● SUPPLIED DATA:
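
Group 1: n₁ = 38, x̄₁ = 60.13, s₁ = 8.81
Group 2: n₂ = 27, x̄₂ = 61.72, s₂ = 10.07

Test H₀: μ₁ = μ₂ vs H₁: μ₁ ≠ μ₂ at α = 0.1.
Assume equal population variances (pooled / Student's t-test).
Student's two-sample t-test (equal variances):
H₀: μ₁ = μ₂
H₁: μ₁ ≠ μ₂
df = n₁ + n₂ - 2 = 63
Pooled variance s_p² = [(n₁-1)s₁² + (n₂-1)s₂²] / (n₁ + n₂ - 2) = [(37)(8.81²) + (26)(10.07²)] / 63 = 87.4337
SE = √(s_p²(1/n₁ + 1/n₂)) = √(87.4337 × (1/38 + 1/27)) = 2.3535
t = (x̄₁ - x̄₂) / SE = (60.13 - 61.72) / 2.3535 = -1.59 / 2.3535 = -0.676
p-value = 0.5018

Since p-value > α = 0.1, we fail to reject H₀.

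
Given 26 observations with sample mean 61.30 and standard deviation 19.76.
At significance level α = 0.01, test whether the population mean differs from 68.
One-sample t-test:
H₀: μ = 68
H₁: μ ≠ 68
df = n - 1 = 25
t = (x̄ - μ₀) / (s/√n) = (61.30 - 68) / (19.76/√26) = -1.729
p-value = 0.0962

Since p-value > α = 0.01, we fail to reject H₀.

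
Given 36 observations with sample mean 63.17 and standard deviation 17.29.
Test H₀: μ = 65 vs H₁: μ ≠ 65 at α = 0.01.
One-sample t-test:
H₀: μ = 65
H₁: μ ≠ 65
df = n - 1 = 35
t = (x̄ - μ₀) / (s/√n) = (63.17 - 65) / (17.29/√36) = -0.635
p-value = 0.5295

Since p-value > α = 0.01, we fail to reject H₀.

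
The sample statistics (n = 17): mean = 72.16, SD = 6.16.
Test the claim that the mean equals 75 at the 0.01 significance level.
One-sample t-test:
H₀: μ = 75
H₁: μ ≠ 75
df = n - 1 = 16
t = (x̄ - μ₀) / (s/√n) = (72.16 - 75) / (6.16/√17) = -1.901
p-value = 0.0755

Since p-value > α = 0.01, we fail to reject H₀.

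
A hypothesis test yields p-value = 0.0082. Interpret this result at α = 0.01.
Since p = 0.0082 < α = 0.01, reject H₀.
There is sufficient evidence to reject the null hypothesis; the result is statistically significant at the 0.01 level.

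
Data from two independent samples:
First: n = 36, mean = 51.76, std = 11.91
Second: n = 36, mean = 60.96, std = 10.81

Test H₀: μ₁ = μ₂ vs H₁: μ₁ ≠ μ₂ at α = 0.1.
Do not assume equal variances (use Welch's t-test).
Welch's two-sample t-test:
H₀: μ₁ = μ₂
H₁: μ₁ ≠ μ₂
s₁²/n₁ = 11.91²/36 = 3.9402,  s₂²/n₂ = 10.81²/36 = 3.2460
SE = √(s₁²/n₁ + s₂²/n₂) = √(3.9402 + 3.2460) = 2.6807
df (Welch-Satterthwaite) = (s₁²/n₁ + s₂²/n₂)² / [(s₁²/n₁)²/(n₁-1) + (s₂²/n₂)²/(n₂-1)] ≈ 69.35
t = (x̄₁ - x̄₂) / SE = (51.76 - 60.96) / 2.6807 = -9.20 / 2.6807 = -3.432
p-value = 0.0010

Since p-value < α = 0.1, we reject H₀.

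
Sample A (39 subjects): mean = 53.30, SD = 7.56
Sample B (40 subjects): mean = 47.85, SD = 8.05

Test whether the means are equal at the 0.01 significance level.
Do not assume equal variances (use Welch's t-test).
Welch's two-sample t-test:
H₀: μ₁ = μ₂
H₁: μ₁ ≠ μ₂
s₁²/n₁ = 7.56²/39 = 1.4655,  s₂²/n₂ = 8.05²/40 = 1.6201
SE = √(s₁²/n₁ + s₂²/n₂) = √(1.4655 + 1.6201) = 1.7566
df (Welch-Satterthwaite) = (s₁²/n₁ + s₂²/n₂)² / [(s₁²/n₁)²/(n₁-1) + (s₂²/n₂)²/(n₂-1)] ≈ 76.89
t = (x̄₁ - x̄₂) / SE = (53.30 - 47.85) / 1.7566 = 5.45 / 1.7566 = 3.103
p-value = 0.0027

Since p-value < α = 0.01, we reject H₀.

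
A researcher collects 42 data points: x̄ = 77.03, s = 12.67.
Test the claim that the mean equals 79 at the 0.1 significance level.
One-sample t-test:
H₀: μ = 79
H₁: μ ≠ 79
df = n - 1 = 41
t = (x̄ - μ₀) / (s/√n) = (77.03 - 79) / (12.67/√42) = -1.008
p-value = 0.3195

Since p-value > α = 0.1, we fail to reject H₀.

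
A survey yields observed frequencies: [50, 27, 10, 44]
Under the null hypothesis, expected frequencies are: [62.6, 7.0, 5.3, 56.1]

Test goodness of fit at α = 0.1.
Chi-square goodness of fit test:
H₀: observed counts match expected distribution
H₁: observed counts differ from expected distribution
df = k - 1 = 3
χ² = Σ(O - E)²/E
   = (50 - 62.6)²/62.6 + (27 - 7.0)²/7.0 + (10 - 5.3)²/5.3 + (44 - 56.1)²/56.1
   = 2.536 + 57.143 + 4.168 + 2.610
   = 66.46
p-value < 0.0001

Since p-value < α = 0.1, we reject H₀.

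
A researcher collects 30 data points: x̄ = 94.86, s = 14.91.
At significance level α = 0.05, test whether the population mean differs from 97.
One-sample t-test:
H₀: μ = 97
H₁: μ ≠ 97
df = n - 1 = 29
t = (x̄ - μ₀) / (s/√n) = (94.86 - 97) / (14.91/√30) = -0.786
p-value = 0.4382

Since p-value > α = 0.05, we fail to reject H₀.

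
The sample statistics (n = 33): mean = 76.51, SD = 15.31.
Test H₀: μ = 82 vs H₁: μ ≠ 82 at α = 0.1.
One-sample t-test:
H₀: μ = 82
H₁: μ ≠ 82
df = n - 1 = 32
t = (x̄ - μ₀) / (s/√n) = (76.51 - 82) / (15.31/√33) = -2.060
p-value = 0.0476

Since p-value < α = 0.1, we reject H₀.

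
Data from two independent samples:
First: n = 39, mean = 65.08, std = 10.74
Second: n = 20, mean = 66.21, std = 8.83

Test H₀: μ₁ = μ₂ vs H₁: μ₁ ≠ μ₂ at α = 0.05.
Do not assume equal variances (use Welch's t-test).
Welch's two-sample t-test:
H₀: μ₁ = μ₂
H₁: μ₁ ≠ μ₂
s₁²/n₁ = 10.74²/39 = 2.9576,  s₂²/n₂ = 8.83²/20 = 3.8984
SE = √(s₁²/n₁ + s₂²/n₂) = √(2.9576 + 3.8984) = 2.6184
df (Welch-Satterthwaite) = (s₁²/n₁ + s₂²/n₂)² / [(s₁²/n₁)²/(n₁-1) + (s₂²/n₂)²/(n₂-1)] ≈ 45.63
t = (x̄₁ - x̄₂) / SE = (65.08 - 66.21) / 2.6184 = -1.13 / 2.6184 = -0.432
p-value = 0.6681

Since p-value > α = 0.05, we fail to reject H₀.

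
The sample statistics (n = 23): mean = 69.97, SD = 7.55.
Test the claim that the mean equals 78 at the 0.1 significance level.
One-sample t-test:
H₀: μ = 78
H₁: μ ≠ 78
df = n - 1 = 22
t = (x̄ - μ₀) / (s/√n) = (69.97 - 78) / (7.55/√23) = -5.101
p-value < 0.0001

Since p-value < α = 0.1, we reject H₀.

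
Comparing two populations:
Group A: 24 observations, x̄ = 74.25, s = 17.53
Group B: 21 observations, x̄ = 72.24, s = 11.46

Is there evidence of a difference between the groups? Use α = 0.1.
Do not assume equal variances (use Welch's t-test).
Welch's two-sample t-test:
H₀: μ₁ = μ₂
H₁: μ₁ ≠ μ₂
s₁²/n₁ = 17.53²/24 = 12.8042,  s₂²/n₂ = 11.46²/21 = 6.2539
SE = √(s₁²/n₁ + s₂²/n₂) = √(12.8042 + 6.2539) = 4.3656
df (Welch-Satterthwaite) = (s₁²/n₁ + s₂²/n₂)² / [(s₁²/n₁)²/(n₁-1) + (s₂²/n₂)²/(n₂-1)] ≈ 39.98
t = (x̄₁ - x̄₂) / SE = (74.25 - 72.24) / 4.3656 = 2.01 / 4.3656 = 0.460
p-value = 0.6477

Since p-value > α = 0.1, we fail to reject H₀.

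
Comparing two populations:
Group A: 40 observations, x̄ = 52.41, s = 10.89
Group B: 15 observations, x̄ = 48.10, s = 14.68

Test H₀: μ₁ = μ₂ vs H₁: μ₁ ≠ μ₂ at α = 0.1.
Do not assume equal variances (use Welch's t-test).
Welch's two-sample t-test:
H₀: μ₁ = μ₂
H₁: μ₁ ≠ μ₂
s₁²/n₁ = 10.89²/40 = 2.9648,  s₂²/n₂ = 14.68²/15 = 14.3668
SE = √(s₁²/n₁ + s₂²/n₂) = √(2.9648 + 14.3668) = 4.1631
df (Welch-Satterthwaite) = (s₁²/n₁ + s₂²/n₂)² / [(s₁²/n₁)²/(n₁-1) + (s₂²/n₂)²/(n₂-1)] ≈ 20.07
t = (x̄₁ - x̄₂) / SE = (52.41 - 48.10) / 4.1631 = 4.31 / 4.1631 = 1.035
p-value = 0.3129

Since p-value > α = 0.1, we fail to reject H₀.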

● EXERCISE INSTRUCTIONS:
Within the material above, copy exactly the lines from the line that holds "First: n = 39, mean = 65.08, std = 10.74" up to and including the line that holds "Test H₀: μ₁ = μ₂ vs H₁: μ₁ ≠ μ₂ at α = 0.05.".

● SOLVED PROBLEM:
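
First: n = 39, mean = 65.08, std = 10.74
Second: n = 20, mean = 66.21, std = 8.83

Test H₀: μ₁ = μ₂ vs H₁: μ₁ ≠ μ₂ at α = 0.05.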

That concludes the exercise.